━━━ Input for this task ━━━
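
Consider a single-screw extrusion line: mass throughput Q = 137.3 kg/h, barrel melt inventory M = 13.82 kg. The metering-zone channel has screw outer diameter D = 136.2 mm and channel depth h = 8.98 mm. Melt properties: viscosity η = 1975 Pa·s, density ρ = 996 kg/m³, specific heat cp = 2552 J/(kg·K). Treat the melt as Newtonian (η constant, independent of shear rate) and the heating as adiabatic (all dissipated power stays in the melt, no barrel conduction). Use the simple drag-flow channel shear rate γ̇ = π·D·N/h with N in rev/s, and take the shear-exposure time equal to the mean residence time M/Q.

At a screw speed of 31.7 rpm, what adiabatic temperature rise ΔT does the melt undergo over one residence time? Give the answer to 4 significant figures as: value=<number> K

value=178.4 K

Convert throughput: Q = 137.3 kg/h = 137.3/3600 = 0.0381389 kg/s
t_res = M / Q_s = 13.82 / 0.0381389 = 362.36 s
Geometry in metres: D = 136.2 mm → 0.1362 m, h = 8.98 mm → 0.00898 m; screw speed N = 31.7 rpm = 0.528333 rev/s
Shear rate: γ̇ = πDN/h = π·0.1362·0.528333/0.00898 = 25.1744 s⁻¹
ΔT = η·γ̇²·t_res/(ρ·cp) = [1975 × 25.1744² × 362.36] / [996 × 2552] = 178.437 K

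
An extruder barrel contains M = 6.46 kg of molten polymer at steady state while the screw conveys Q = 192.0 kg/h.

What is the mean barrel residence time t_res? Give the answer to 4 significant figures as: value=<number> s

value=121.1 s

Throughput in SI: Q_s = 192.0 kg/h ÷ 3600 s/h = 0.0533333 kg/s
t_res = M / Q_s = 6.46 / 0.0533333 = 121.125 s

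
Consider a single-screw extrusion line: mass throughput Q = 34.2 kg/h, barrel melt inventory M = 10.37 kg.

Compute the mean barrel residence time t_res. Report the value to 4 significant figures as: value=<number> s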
━━━
━━━ Input for this task ━━━
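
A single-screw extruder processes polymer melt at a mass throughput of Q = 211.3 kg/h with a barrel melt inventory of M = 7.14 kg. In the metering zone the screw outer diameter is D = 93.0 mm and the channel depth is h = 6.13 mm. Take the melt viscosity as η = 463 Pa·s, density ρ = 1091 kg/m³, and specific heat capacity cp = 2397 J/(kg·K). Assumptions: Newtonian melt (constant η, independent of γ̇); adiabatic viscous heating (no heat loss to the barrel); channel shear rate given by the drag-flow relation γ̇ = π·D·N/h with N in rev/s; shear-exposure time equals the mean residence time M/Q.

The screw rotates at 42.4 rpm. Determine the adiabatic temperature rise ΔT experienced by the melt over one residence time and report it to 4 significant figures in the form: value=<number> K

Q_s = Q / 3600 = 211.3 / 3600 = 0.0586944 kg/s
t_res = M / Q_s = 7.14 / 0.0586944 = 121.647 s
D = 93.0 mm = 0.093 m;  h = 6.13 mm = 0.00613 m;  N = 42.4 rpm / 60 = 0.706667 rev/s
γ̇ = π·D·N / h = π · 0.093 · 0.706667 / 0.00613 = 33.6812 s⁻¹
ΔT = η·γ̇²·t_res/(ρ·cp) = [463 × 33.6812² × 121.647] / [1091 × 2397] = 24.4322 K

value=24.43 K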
━━━
Problem requirements: Every line from the line containing "What is the" through the line containing "Consider a single-screw extrusion line: mass throughput Q = 34.2" in the records above must be retyped exactly. Leave out the rest.

Written reply:
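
What is the mean barrel residence time t_res? Give the answer to 4 significant figures as: value=<number> s

value=121.1 s

Throughput in SI: Q_s = 192.0 kg/h ÷ 3600 s/h = 0.0533333 kg/s
t_res = M / Q_s = 6.46 / 0.0533333 = 121.125 s

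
Consider a single-screw extrusion line: mass throughput Q = 34.2 kg/h, barrel melt inventory M = 10.37 kg.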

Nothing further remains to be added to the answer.